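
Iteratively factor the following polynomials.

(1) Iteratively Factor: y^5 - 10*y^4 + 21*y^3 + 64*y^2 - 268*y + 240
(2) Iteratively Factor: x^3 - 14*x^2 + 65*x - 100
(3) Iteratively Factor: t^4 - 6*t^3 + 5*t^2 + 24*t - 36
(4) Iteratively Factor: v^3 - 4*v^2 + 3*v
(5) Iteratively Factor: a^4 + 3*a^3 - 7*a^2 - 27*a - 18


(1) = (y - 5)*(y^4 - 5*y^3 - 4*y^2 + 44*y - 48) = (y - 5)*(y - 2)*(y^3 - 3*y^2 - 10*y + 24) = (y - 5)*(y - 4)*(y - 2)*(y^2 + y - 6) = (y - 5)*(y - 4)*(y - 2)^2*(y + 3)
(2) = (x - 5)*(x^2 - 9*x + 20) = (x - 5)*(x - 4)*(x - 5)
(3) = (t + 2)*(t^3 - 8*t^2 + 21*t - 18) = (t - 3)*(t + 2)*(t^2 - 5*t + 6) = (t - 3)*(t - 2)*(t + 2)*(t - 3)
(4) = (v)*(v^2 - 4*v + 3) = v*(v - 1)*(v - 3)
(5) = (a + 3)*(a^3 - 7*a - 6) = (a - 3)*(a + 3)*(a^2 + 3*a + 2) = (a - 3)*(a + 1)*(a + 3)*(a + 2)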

+---+

**Task to complete:** Quote the data in full, keeping each word unchanged.

**Response to this exercise:**
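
Iteratively factor the following polynomials.

(1) Iteratively Factor: y^5 - 10*y^4 + 21*y^3 + 64*y^2 - 268*y + 240
(2) Iteratively Factor: x^3 - 14*x^2 + 65*x - 100
(3) Iteratively Factor: t^4 - 6*t^3 + 5*t^2 + 24*t - 36
(4) Iteratively Factor: v^3 - 4*v^2 + 3*v
(5) Iteratively Factor: a^4 + 3*a^3 - 7*a^2 - 27*a - 18


(1) = (y - 5)*(y^4 - 5*y^3 - 4*y^2 + 44*y - 48) = (y - 5)*(y - 2)*(y^3 - 3*y^2 - 10*y + 24) = (y - 5)*(y - 4)*(y - 2)*(y^2 + y - 6) = (y - 5)*(y - 4)*(y - 2)^2*(y + 3)
(2) = (x - 5)*(x^2 - 9*x + 20) = (x - 5)*(x - 4)*(x - 5)
(3) = (t + 2)*(t^3 - 8*t^2 + 21*t - 18) = (t - 3)*(t + 2)*(t^2 - 5*t + 6) = (t - 3)*(t - 2)*(t + 2)*(t - 3)
(4) = (v)*(v^2 - 4*v + 3) = v*(v - 1)*(v - 3)
(5) = (a + 3)*(a^3 - 7*a - 6) = (a - 3)*(a + 3)*(a^2 + 3*a + 2) = (a - 3)*(a + 1)*(a + 3)*(a + 2)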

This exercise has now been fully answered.